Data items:
────────────────────

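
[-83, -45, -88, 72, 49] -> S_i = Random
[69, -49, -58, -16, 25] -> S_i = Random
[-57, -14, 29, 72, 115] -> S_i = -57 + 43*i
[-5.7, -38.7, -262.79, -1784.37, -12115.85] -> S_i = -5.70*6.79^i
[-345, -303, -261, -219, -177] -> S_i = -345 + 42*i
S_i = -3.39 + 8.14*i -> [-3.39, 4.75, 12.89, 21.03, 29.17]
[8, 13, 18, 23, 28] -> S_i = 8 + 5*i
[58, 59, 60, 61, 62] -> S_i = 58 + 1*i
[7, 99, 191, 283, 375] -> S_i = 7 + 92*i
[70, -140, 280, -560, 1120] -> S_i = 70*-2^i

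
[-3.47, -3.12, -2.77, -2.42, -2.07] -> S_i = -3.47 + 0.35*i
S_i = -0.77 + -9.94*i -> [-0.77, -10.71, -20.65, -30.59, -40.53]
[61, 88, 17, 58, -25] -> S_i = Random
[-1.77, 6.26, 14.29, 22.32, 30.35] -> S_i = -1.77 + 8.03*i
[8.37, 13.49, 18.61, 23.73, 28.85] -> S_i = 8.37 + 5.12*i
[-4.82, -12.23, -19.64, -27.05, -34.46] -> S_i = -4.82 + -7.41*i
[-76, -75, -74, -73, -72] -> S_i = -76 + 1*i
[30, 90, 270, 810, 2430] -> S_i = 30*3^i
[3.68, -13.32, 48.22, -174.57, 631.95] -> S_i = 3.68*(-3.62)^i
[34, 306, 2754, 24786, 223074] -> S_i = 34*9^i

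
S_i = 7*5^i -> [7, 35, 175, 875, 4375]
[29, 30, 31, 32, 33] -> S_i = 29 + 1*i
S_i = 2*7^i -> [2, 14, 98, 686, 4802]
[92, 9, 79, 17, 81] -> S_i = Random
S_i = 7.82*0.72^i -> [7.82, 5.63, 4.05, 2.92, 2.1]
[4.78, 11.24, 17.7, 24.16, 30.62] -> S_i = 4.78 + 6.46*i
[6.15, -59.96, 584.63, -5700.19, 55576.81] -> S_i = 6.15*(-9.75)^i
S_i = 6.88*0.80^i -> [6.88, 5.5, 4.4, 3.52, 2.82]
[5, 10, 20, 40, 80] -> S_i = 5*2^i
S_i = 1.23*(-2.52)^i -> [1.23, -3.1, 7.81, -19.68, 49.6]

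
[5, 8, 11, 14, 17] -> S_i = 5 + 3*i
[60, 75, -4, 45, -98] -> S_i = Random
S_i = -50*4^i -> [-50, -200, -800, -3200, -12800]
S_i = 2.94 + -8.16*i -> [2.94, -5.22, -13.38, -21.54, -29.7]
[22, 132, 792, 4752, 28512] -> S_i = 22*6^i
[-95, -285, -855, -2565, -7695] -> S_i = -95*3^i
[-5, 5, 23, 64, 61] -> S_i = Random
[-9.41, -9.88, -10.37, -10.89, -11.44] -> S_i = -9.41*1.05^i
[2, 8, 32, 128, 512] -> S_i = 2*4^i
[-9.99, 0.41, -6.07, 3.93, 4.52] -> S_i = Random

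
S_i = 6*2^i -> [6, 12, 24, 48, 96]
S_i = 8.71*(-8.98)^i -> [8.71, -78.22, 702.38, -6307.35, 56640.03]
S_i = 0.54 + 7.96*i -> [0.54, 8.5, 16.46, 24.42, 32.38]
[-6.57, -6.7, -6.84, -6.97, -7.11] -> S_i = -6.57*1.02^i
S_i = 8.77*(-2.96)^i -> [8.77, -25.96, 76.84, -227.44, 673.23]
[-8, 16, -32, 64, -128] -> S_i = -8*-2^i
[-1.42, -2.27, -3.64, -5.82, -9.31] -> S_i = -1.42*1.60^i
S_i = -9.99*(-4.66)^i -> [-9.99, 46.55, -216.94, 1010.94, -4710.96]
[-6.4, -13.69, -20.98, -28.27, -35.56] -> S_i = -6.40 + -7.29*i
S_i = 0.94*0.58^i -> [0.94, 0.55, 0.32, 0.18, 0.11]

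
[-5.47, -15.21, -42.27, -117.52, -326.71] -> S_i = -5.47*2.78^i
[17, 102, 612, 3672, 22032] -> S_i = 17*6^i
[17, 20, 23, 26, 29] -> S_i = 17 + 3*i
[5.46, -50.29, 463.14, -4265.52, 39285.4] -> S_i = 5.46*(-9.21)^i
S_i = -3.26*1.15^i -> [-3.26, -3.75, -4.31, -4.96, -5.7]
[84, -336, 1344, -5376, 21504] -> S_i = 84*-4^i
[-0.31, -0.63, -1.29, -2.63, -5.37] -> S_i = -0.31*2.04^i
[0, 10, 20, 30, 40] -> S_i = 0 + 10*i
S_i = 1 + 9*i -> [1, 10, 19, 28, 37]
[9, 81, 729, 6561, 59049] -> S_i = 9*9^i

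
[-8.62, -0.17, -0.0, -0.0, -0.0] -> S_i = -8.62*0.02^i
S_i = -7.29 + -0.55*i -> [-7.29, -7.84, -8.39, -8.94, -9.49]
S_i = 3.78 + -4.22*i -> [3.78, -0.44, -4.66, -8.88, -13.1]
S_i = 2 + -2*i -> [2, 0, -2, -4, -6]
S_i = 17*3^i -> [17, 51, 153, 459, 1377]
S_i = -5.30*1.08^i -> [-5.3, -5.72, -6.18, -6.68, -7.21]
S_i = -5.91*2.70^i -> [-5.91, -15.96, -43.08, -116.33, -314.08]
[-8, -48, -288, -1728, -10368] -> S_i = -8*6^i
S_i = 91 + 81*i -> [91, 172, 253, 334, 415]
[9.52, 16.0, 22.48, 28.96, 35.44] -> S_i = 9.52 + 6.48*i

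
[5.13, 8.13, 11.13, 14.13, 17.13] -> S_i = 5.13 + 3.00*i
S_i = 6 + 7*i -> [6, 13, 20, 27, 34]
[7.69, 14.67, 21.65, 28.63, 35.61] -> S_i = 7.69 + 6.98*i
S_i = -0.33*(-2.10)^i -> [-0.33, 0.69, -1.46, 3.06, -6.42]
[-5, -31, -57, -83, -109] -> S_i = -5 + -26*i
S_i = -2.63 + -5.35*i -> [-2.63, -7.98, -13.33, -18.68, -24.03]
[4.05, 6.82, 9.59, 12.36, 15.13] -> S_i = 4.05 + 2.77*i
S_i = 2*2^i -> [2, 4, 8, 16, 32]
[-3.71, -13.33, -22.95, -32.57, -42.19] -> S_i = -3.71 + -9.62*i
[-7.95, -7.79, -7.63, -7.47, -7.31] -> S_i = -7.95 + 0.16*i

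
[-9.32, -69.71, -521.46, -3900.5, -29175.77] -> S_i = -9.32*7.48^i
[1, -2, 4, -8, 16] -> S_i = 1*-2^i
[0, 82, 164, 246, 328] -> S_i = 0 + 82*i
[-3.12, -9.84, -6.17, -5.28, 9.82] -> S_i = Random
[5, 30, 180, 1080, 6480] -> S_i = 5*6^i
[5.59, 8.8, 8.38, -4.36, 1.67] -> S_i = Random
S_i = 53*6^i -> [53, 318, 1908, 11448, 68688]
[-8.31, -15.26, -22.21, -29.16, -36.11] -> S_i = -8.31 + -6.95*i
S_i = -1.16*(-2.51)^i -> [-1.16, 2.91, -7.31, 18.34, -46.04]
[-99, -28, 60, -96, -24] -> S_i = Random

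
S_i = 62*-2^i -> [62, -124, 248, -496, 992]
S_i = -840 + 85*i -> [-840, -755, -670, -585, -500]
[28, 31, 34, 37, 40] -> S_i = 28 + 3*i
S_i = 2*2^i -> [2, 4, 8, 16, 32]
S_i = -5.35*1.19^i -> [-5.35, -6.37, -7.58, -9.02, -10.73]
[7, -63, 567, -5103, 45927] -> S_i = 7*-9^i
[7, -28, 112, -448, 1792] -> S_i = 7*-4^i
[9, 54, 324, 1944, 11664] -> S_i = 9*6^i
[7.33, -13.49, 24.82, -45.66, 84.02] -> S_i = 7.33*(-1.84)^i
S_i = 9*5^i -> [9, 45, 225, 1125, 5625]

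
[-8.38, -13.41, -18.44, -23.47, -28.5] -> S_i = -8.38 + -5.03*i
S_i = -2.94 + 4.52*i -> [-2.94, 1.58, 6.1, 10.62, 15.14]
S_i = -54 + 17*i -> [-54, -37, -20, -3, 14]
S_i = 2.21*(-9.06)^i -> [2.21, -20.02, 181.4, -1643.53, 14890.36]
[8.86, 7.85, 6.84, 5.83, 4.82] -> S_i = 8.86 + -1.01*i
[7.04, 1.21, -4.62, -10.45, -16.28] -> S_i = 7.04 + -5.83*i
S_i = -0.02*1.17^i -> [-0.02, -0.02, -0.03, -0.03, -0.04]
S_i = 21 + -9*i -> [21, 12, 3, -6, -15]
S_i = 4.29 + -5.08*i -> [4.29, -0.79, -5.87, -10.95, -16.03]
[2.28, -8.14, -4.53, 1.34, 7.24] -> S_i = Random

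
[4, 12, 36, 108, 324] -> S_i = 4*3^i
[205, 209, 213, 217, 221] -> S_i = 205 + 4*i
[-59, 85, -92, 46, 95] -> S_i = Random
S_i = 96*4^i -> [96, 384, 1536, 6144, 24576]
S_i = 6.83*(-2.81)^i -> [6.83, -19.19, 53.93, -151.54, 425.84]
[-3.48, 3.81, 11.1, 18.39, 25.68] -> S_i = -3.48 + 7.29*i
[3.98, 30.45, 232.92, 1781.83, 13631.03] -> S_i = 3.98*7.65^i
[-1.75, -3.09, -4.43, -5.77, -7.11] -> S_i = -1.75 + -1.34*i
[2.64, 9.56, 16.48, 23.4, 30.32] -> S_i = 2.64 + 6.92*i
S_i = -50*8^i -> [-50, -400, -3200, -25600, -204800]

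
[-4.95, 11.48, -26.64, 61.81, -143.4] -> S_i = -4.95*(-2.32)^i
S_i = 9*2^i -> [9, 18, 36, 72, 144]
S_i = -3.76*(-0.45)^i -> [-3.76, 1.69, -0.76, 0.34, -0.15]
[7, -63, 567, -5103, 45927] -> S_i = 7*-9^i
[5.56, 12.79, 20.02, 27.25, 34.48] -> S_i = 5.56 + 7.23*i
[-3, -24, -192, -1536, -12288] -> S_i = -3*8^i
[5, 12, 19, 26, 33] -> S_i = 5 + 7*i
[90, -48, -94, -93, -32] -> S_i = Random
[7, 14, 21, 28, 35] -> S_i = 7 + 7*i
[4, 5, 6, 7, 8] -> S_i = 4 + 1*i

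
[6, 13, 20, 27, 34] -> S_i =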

────────────────────

What the exercise asks —
Up to and including the line that holds "S_i = -0.77", reproduce the records above exactly from their first line, and give nothing else.

Expected output —
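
[-83, -45, -88, 72, 49] -> S_i = Random
[69, -49, -58, -16, 25] -> S_i = Random
[-57, -14, 29, 72, 115] -> S_i = -57 + 43*i
[-5.7, -38.7, -262.79, -1784.37, -12115.85] -> S_i = -5.70*6.79^i
[-345, -303, -261, -219, -177] -> S_i = -345 + 42*i
S_i = -3.39 + 8.14*i -> [-3.39, 4.75, 12.89, 21.03, 29.17]
[8, 13, 18, 23, 28] -> S_i = 8 + 5*i
[58, 59, 60, 61, 62] -> S_i = 58 + 1*i
[7, 99, 191, 283, 375] -> S_i = 7 + 92*i
[70, -140, 280, -560, 1120] -> S_i = 70*-2^i

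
[-3.47, -3.12, -2.77, -2.42, -2.07] -> S_i = -3.47 + 0.35*i
S_i = -0.77 + -9.94*i -> [-0.77, -10.71, -20.65, -30.59, -40.53]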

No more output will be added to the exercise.